In the listing below, locate the lines that hold the string "snow". Copy those lines.

**Supplied entries**
· · · ·

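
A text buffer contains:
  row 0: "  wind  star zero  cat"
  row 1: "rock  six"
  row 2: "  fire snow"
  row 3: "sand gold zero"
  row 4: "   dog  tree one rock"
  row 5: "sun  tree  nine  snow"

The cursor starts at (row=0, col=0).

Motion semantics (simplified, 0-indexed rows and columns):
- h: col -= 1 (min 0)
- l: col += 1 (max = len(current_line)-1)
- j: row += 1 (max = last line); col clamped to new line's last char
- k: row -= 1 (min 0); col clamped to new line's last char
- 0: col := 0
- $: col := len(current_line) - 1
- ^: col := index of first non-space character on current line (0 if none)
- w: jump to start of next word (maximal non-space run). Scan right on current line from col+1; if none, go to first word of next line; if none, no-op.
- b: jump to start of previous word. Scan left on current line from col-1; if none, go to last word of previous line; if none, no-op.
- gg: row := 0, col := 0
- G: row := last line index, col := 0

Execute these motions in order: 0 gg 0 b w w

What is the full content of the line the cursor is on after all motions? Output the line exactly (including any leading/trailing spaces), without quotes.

Answer:   wind  star zero  cat

Derivation:
After 1 (0): row=0 col=0 char='_'
After 2 (gg): row=0 col=0 char='_'
After 3 (0): row=0 col=0 char='_'
After 4 (b): row=0 col=0 char='_'
After 5 (w): row=0 col=2 char='w'
After 6 (w): row=0 col=8 char='s'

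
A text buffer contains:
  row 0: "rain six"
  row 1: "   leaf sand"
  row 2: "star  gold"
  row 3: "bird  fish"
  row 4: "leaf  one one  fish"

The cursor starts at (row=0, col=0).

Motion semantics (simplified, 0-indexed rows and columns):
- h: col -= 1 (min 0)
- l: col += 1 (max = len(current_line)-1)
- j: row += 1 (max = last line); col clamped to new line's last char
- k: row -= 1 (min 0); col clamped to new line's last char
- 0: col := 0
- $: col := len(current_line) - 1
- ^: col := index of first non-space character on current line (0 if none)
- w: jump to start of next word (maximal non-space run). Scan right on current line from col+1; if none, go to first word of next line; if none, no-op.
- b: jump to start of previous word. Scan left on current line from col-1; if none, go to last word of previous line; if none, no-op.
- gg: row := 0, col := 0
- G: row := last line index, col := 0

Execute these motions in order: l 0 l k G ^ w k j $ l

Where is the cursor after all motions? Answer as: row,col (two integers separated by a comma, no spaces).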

· · · ·

**Answer for this exercise**
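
  row 2: "  fire snow"
  row 5: "sun  tree  nine  snow"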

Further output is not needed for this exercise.